--- Information ---

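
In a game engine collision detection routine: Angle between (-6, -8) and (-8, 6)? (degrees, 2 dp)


u.v = 0, |u| = sqrt(100) = 10, |v| = sqrt(100) = 10
cos(theta) = u.v/(|u||v|) = 0/sqrt(10000) = 0
theta = acos(0) = 90 degrees

90 degrees


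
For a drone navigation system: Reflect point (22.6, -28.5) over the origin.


Reflection over origin: (x,y) -> (-x,-y)
(22.6, -28.5) -> (-22.6, 28.5)

(-22.6, 28.5)


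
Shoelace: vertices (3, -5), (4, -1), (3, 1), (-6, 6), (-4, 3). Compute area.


Shoelace sum: (3*(-1) - 4*(-5)) + (4*1 - 3*(-1)) + (3*6 - (-6)*1) + ((-6)*3 - (-4)*6) + ((-4)*(-5) - 3*3)
= 65
Area = |65|/2 = 32.5

32.5


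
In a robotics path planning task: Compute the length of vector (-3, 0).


|u| = sqrt((-3)^2 + 0^2) = sqrt(9) = 3

3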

---

— Task objective —
Every entry, from the first line to the last, should be retyped exactly.

— Answer —
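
In a game engine collision detection routine: Angle between (-6, -8) and (-8, 6)? (degrees, 2 dp)


u.v = 0, |u| = sqrt(100) = 10, |v| = sqrt(100) = 10
cos(theta) = u.v/(|u||v|) = 0/sqrt(10000) = 0
theta = acos(0) = 90 degrees

90 degrees


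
For a drone navigation system: Reflect point (22.6, -28.5) over the origin.


Reflection over origin: (x,y) -> (-x,-y)
(22.6, -28.5) -> (-22.6, 28.5)

(-22.6, 28.5)


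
Shoelace: vertices (3, -5), (4, -1), (3, 1), (-6, 6), (-4, 3). Compute area.


Shoelace sum: (3*(-1) - 4*(-5)) + (4*1 - 3*(-1)) + (3*6 - (-6)*1) + ((-6)*3 - (-4)*6) + ((-4)*(-5) - 3*3)
= 65
Area = |65|/2 = 32.5

32.5


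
In a robotics path planning task: Compute the length of vector (-3, 0).


|u| = sqrt((-3)^2 + 0^2) = sqrt(9) = 3

3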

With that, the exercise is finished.